(Saved data entries)
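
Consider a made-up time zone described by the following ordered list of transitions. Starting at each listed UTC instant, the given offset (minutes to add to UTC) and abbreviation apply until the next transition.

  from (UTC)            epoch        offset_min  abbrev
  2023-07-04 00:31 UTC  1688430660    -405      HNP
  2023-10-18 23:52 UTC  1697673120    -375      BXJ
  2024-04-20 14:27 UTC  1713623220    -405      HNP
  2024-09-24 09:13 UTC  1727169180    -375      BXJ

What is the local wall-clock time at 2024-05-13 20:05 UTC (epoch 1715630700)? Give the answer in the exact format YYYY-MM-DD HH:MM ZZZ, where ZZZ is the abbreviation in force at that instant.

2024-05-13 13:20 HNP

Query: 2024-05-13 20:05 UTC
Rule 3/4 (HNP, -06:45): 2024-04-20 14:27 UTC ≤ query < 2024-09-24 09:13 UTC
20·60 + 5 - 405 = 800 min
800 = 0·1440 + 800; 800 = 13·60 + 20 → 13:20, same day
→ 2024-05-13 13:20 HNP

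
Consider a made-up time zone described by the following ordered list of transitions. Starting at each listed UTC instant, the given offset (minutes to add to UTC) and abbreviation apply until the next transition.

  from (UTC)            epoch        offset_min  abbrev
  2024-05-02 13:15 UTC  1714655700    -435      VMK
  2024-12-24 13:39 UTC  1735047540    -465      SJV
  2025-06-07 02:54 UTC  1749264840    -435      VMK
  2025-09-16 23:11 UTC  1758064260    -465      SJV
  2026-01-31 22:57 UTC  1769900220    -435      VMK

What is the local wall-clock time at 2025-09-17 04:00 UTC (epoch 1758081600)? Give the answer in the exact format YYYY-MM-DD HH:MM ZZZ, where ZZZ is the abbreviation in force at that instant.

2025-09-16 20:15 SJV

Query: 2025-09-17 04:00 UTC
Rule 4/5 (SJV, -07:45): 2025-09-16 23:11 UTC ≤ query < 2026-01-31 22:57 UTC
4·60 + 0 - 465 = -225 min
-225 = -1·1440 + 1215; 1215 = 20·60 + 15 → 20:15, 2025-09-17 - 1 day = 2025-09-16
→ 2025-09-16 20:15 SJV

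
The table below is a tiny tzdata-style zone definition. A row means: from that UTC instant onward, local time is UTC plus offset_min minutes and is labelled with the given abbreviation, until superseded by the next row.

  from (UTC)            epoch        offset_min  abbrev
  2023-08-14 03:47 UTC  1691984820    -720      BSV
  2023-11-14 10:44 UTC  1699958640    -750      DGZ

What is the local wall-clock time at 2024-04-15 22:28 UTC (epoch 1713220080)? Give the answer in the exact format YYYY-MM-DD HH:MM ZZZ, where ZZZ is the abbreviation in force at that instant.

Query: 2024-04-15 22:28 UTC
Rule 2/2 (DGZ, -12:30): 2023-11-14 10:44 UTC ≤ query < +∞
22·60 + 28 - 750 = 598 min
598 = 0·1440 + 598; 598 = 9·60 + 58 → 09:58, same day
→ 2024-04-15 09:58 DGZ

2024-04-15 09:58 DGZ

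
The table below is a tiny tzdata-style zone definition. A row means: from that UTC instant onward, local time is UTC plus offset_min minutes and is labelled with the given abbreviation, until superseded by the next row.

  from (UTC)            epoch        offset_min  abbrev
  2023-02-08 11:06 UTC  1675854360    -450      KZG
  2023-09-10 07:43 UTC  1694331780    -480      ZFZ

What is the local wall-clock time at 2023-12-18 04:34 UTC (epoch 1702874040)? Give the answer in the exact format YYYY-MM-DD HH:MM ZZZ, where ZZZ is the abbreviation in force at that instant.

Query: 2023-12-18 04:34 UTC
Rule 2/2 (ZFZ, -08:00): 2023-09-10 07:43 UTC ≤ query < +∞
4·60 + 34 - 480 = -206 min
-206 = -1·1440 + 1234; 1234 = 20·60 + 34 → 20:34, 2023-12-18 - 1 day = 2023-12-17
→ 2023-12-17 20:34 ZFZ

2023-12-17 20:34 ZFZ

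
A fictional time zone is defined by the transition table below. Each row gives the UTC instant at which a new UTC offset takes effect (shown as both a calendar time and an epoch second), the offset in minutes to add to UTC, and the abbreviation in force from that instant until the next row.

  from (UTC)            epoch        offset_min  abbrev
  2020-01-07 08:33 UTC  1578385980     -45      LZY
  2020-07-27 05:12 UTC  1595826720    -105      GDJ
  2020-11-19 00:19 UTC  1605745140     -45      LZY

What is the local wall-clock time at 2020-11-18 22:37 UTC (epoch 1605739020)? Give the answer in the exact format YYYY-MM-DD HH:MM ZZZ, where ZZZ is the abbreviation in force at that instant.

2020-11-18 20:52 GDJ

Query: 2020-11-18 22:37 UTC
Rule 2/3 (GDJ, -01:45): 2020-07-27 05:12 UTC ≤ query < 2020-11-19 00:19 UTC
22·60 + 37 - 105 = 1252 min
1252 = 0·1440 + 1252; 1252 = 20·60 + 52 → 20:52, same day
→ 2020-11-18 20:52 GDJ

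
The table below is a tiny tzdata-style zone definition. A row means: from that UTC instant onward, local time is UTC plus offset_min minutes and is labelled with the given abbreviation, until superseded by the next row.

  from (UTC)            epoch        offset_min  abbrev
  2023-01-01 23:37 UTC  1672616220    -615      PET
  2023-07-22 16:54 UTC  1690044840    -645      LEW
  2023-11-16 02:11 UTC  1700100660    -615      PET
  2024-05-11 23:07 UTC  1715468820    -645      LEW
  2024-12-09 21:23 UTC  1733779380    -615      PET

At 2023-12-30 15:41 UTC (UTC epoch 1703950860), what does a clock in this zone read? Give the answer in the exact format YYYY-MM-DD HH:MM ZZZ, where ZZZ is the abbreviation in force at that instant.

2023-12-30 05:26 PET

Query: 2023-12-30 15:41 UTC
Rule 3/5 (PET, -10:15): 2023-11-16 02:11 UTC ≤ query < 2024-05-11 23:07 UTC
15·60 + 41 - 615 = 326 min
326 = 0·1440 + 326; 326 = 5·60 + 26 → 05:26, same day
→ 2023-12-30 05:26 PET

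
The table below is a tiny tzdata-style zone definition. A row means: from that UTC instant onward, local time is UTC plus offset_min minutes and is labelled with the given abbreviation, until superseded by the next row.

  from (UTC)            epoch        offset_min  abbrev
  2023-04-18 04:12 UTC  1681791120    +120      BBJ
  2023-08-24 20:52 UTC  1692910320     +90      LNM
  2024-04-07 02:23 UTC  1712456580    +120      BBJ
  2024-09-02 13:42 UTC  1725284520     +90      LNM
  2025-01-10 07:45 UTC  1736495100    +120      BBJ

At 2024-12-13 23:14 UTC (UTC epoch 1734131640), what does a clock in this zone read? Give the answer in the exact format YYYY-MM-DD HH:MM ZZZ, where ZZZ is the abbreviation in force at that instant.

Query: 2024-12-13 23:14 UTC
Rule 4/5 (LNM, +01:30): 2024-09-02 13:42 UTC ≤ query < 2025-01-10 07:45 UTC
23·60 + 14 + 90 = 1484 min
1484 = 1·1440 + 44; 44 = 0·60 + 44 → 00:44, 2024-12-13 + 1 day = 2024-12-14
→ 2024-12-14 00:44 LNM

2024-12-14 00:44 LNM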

WHAT YOU SHOULD DO: Every record shown above should be written out again exactly.

RESULT FOR THIS TASK:
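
Consider a made-up time zone described by the following ordered list of transitions. Starting at each listed UTC instant, the given offset (minutes to add to UTC) and abbreviation apply until the next transition.

  from (UTC)            epoch        offset_min  abbrev
  2023-07-04 00:31 UTC  1688430660    -405      HNP
  2023-10-18 23:52 UTC  1697673120    -375      BXJ
  2024-04-20 14:27 UTC  1713623220    -405      HNP
  2024-09-24 09:13 UTC  1727169180    -375      BXJ

What is the local wall-clock time at 2024-05-13 20:05 UTC (epoch 1715630700)? Give the answer in the exact format YYYY-MM-DD HH:MM ZZZ, where ZZZ is the abbreviation in force at that instant.

2024-05-13 13:20 HNP

Query: 2024-05-13 20:05 UTC
Rule 3/4 (HNP, -06:45): 2024-04-20 14:27 UTC ≤ query < 2024-09-24 09:13 UTC
20·60 + 5 - 405 = 800 min
800 = 0·1440 + 800; 800 = 13·60 + 20 → 13:20, same day
→ 2024-05-13 13:20 HNP

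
Consider a made-up time zone described by the following ordered list of transitions. Starting at each listed UTC instant, the given offset (minutes to add to UTC) and abbreviation apply until the next transition.

  from (UTC)            epoch        offset_min  abbrev
  2024-05-02 13:15 UTC  1714655700    -435      VMK
  2024-12-24 13:39 UTC  1735047540    -465      SJV
  2025-06-07 02:54 UTC  1749264840    -435      VMK
  2025-09-16 23:11 UTC  1758064260    -465      SJV
  2026-01-31 22:57 UTC  1769900220    -435      VMK

What is the local wall-clock time at 2025-09-17 04:00 UTC (epoch 1758081600)? Give the answer in the exact format YYYY-MM-DD HH:MM ZZZ, where ZZZ is the abbreviation in force at that instant.

2025-09-16 20:15 SJV

Query: 2025-09-17 04:00 UTC
Rule 4/5 (SJV, -07:45): 2025-09-16 23:11 UTC ≤ query < 2026-01-31 22:57 UTC
4·60 + 0 - 465 = -225 min
-225 = -1·1440 + 1215; 1215 = 20·60 + 15 → 20:15, 2025-09-17 - 1 day = 2025-09-16
→ 2025-09-16 20:15 SJV

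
The table below is a tiny tzdata-style zone definition. A row means: from that UTC instant onward, local time is UTC plus offset_min minutes and is labelled with the given abbreviation, until superseded by the next row.

  from (UTC)            epoch        offset_min  abbrev
  2023-08-14 03:47 UTC  1691984820    -720      BSV
  2023-11-14 10:44 UTC  1699958640    -750      DGZ

What is the local wall-clock time at 2024-04-15 22:28 UTC (epoch 1713220080)? Give the answer in the exact format YYYY-MM-DD HH:MM ZZZ, where ZZZ is the abbreviation in force at that instant.

Query: 2024-04-15 22:28 UTC
Rule 2/2 (DGZ, -12:30): 2023-11-14 10:44 UTC ≤ query < +∞
22·60 + 28 - 750 = 598 min
598 = 0·1440 + 598; 598 = 9·60 + 58 → 09:58, same day
→ 2024-04-15 09:58 DGZ

2024-04-15 09:58 DGZ

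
The table below is a tiny tzdata-style zone definition. A row means: from that UTC instant onward, local time is UTC plus offset_min minutes and is labelled with the given abbreviation, until superseded by the next row.

  from (UTC)            epoch        offset_min  abbrev
  2023-02-08 11:06 UTC  1675854360    -450      KZG
  2023-09-10 07:43 UTC  1694331780    -480      ZFZ

What is the local wall-clock time at 2023-12-18 04:34 UTC (epoch 1702874040)? Give the answer in the exact format YYYY-MM-DD HH:MM ZZZ, where ZZZ is the abbreviation in force at that instant.

Query: 2023-12-18 04:34 UTC
Rule 2/2 (ZFZ, -08:00): 2023-09-10 07:43 UTC ≤ query < +∞
4·60 + 34 - 480 = -206 min
-206 = -1·1440 + 1234; 1234 = 20·60 + 34 → 20:34, 2023-12-18 - 1 day = 2023-12-17
→ 2023-12-17 20:34 ZFZ

2023-12-17 20:34 ZFZ

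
A fictional time zone is defined by the transition table below. Each row gives the UTC instant at which a new UTC offset takes effect (shown as both a calendar time and an epoch second), the offset in minutes to add to UTC, and the abbreviation in force from that instant until the next row.

  from (UTC)            epoch        offset_min  abbrev
  2020-01-07 08:33 UTC  1578385980     -45      LZY
  2020-07-27 05:12 UTC  1595826720    -105      GDJ
  2020-11-19 00:19 UTC  1605745140     -45      LZY

What is the local wall-clock time at 2020-11-18 22:37 UTC (epoch 1605739020)? Give the answer in the exact format YYYY-MM-DD HH:MM ZZZ, where ZZZ is the abbreviation in force at that instant.

2020-11-18 20:52 GDJ

Query: 2020-11-18 22:37 UTC
Rule 2/3 (GDJ, -01:45): 2020-07-27 05:12 UTC ≤ query < 2020-11-19 00:19 UTC
22·60 + 37 - 105 = 1252 min
1252 = 0·1440 + 1252; 1252 = 20·60 + 52 → 20:52, same day
→ 2020-11-18 20:52 GDJ

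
The table below is a tiny tzdata-style zone definition. A row means: from that UTC instant onward, local time is UTC plus offset_min minutes and is labelled with the given abbreviation, until superseded by the next row.

  from (UTC)            epoch        offset_min  abbrev
  2023-01-01 23:37 UTC  1672616220    -615      PET
  2023-07-22 16:54 UTC  1690044840    -645      LEW
  2023-11-16 02:11 UTC  1700100660    -615      PET
  2024-05-11 23:07 UTC  1715468820    -645      LEW
  2024-12-09 21:23 UTC  1733779380    -615      PET

At 2023-12-30 15:41 UTC (UTC epoch 1703950860), what does a clock in this zone read? Give the answer in the exact format YYYY-MM-DD HH:MM ZZZ, where ZZZ is the abbreviation in force at that instant.

2023-12-30 05:26 PET

Query: 2023-12-30 15:41 UTC
Rule 3/5 (PET, -10:15): 2023-11-16 02:11 UTC ≤ query < 2024-05-11 23:07 UTC
15·60 + 41 - 615 = 326 min
326 = 0·1440 + 326; 326 = 5·60 + 26 → 05:26, same day
→ 2023-12-30 05:26 PET

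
The table below is a tiny tzdata-style zone definition. A row means: from that UTC instant onward, local time is UTC plus offset_min minutes and is labelled with the given abbreviation, until superseded by the next row.

  from (UTC)            epoch        offset_min  abbrev
  2023-04-18 04:12 UTC  1681791120    +120      BBJ
  2023-08-24 20:52 UTC  1692910320     +90      LNM
  2024-04-07 02:23 UTC  1712456580    +120      BBJ
  2024-09-02 13:42 UTC  1725284520     +90      LNM
  2025-01-10 07:45 UTC  1736495100    +120      BBJ

At 2024-12-13 23:14 UTC (UTC epoch 1734131640), what does a clock in this zone read? Give the answer in the exact format YYYY-MM-DD HH:MM ZZZ, where ZZZ is the abbreviation in force at that instant.

Query: 2024-12-13 23:14 UTC
Rule 4/5 (LNM, +01:30): 2024-09-02 13:42 UTC ≤ query < 2025-01-10 07:45 UTC
23·60 + 14 + 90 = 1484 min
1484 = 1·1440 + 44; 44 = 0·60 + 44 → 00:44, 2024-12-13 + 1 day = 2024-12-14
→ 2024-12-14 00:44 LNM

2024-12-14 00:44 LNM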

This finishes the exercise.